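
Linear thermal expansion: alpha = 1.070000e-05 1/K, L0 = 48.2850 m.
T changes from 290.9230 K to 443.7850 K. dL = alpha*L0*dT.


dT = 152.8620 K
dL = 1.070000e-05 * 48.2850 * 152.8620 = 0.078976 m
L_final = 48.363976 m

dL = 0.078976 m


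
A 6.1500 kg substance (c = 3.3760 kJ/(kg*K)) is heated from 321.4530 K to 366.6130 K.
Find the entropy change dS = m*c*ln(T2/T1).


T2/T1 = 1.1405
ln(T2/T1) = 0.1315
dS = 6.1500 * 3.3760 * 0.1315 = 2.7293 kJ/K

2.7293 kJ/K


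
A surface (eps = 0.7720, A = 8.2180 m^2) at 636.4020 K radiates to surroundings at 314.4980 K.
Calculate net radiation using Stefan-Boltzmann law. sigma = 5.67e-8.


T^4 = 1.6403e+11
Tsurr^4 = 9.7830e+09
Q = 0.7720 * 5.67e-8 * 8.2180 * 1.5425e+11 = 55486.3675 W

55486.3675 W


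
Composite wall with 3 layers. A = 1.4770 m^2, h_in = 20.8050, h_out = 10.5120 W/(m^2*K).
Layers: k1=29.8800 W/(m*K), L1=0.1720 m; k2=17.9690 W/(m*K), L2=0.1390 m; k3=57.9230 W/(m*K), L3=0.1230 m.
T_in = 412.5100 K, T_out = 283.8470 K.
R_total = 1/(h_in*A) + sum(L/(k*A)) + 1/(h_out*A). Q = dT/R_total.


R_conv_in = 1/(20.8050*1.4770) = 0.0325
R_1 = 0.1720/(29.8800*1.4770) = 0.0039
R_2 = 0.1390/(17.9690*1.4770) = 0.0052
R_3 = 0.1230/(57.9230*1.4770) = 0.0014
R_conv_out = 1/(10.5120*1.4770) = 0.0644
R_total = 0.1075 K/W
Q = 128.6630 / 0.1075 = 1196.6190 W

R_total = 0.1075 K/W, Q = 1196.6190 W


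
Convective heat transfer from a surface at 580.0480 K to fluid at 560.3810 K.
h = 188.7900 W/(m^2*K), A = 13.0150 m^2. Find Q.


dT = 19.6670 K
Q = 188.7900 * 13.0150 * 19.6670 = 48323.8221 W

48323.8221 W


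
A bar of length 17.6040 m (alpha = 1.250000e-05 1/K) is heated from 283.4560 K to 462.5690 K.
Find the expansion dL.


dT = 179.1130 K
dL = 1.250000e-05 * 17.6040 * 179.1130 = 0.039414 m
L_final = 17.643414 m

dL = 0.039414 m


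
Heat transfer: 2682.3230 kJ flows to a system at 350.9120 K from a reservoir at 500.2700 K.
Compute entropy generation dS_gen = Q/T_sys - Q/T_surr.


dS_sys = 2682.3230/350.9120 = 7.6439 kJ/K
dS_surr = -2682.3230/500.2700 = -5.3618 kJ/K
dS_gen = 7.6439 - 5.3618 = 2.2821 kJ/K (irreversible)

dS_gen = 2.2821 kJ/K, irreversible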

────────────────────

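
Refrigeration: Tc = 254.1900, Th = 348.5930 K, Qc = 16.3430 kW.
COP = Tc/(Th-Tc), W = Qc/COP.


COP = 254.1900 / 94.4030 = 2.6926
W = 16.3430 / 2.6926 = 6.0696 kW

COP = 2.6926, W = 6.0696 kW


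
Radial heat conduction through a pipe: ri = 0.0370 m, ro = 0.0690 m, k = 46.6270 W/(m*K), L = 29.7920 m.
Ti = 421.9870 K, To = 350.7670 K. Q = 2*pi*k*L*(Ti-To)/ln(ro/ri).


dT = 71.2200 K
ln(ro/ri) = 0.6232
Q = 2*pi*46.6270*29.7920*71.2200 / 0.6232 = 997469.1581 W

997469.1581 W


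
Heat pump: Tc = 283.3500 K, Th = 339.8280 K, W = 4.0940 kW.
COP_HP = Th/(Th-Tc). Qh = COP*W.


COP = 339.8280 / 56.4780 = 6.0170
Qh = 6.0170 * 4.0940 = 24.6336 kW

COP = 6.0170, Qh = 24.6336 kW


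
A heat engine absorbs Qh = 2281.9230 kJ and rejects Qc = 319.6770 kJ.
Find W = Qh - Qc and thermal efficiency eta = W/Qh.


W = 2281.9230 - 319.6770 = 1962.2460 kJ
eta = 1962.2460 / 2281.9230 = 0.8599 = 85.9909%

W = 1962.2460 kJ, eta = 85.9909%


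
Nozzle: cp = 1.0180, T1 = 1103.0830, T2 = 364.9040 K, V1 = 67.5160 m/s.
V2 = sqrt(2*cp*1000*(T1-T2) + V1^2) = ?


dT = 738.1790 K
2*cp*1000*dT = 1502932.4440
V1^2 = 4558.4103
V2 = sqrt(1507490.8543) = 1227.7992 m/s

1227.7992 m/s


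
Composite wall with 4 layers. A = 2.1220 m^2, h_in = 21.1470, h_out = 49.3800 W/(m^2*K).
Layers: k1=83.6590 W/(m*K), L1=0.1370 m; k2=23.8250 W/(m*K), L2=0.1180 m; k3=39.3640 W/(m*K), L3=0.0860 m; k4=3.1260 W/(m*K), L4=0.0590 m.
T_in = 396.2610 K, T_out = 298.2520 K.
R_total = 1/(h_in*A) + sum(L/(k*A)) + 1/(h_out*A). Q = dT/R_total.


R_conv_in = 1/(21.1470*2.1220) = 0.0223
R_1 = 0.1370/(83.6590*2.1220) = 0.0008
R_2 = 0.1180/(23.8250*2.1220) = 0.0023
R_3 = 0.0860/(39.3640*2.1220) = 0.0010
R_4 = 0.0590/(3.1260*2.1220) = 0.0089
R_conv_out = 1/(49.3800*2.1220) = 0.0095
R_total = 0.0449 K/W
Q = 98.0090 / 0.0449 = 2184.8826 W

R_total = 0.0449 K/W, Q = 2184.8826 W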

────────────────────

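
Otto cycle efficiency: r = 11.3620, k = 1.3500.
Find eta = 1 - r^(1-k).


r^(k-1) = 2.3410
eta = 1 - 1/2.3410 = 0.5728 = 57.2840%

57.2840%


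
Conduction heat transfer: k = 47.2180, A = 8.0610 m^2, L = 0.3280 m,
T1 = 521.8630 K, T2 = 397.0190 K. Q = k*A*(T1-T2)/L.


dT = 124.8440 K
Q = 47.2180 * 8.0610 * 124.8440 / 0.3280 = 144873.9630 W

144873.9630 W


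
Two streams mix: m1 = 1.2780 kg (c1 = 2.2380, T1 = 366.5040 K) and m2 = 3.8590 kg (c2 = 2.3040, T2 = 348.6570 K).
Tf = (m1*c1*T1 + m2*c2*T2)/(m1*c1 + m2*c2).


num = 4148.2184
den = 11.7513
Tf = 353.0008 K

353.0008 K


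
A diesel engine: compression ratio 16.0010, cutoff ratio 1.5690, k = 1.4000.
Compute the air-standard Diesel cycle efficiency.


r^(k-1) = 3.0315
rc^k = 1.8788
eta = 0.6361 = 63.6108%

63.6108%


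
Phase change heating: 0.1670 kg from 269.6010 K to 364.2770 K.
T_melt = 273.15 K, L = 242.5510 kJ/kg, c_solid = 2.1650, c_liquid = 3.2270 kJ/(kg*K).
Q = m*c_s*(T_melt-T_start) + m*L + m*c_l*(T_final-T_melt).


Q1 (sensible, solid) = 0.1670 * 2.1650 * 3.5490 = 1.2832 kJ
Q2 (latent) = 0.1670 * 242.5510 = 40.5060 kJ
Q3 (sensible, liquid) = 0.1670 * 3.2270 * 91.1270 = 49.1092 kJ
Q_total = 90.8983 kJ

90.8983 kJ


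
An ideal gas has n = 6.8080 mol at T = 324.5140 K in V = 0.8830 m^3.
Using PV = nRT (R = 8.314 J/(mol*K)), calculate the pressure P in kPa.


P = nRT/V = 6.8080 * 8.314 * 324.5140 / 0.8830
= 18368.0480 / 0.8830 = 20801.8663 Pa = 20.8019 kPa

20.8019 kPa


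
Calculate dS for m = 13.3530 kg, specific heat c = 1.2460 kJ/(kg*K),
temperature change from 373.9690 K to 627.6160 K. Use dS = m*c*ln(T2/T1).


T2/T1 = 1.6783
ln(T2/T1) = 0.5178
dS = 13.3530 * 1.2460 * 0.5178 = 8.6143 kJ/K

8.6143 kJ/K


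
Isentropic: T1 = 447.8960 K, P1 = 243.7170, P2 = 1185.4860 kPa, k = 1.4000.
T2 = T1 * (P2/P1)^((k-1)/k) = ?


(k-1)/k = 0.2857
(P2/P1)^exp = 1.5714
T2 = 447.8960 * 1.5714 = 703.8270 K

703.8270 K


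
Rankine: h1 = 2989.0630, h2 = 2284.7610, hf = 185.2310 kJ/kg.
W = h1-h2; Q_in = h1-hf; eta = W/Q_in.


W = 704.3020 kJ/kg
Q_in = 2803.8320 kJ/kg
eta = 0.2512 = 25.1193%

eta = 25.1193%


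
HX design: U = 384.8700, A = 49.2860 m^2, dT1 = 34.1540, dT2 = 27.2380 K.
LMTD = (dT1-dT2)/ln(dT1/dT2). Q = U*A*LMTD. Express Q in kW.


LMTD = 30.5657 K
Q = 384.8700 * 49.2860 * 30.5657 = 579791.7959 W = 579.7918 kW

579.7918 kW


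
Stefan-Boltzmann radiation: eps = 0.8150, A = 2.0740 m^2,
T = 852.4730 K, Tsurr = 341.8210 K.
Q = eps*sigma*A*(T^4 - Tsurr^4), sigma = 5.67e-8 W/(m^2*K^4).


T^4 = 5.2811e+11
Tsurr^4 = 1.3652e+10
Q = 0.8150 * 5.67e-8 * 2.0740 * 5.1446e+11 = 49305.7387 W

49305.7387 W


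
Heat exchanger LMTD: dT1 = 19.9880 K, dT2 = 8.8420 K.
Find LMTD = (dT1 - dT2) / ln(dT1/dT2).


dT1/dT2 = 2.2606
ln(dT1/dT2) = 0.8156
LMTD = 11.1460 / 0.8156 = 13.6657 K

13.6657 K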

────────────────────

Exercise aim -
Which of the lines above hold the word "transfer"? Copy each one.

Output of the task -
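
Convective heat transfer from a surface at 580.0480 K to fluid at 560.3810 K.
Heat transfer: 2682.3230 kJ flows to a system at 350.9120 K from a reservoir at 500.2700 K.
Conduction heat transfer: k = 47.2180, A = 8.0610 m^2, L = 0.3280 m,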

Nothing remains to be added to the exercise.